◆ Work request: Whenever a line in this data holds the word "feel", report that line in full.

◆ Given data:
◇ ◇ ◇ ◇ ◇ ◇ ◇

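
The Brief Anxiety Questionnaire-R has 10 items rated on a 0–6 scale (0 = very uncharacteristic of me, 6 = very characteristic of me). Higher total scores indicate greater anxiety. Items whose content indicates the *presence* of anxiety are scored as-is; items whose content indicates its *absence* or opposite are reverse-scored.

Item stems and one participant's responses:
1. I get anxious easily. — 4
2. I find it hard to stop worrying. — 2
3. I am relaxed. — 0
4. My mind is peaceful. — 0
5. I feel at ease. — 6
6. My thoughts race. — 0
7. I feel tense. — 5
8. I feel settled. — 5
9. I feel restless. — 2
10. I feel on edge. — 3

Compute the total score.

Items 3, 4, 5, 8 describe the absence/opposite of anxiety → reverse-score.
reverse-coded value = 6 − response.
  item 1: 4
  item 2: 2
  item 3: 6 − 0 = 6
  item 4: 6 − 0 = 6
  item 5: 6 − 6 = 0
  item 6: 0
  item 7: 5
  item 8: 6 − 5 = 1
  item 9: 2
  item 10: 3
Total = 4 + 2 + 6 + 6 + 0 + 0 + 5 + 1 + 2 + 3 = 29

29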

◇ ◇ ◇ ◇ ◇ ◇ ◇

◆ Solution to this problem:
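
5. I feel at ease. — 6
7. I feel tense. — 5
8. I feel settled. — 5
9. I feel restless. — 2
10. I feel on edge. — 3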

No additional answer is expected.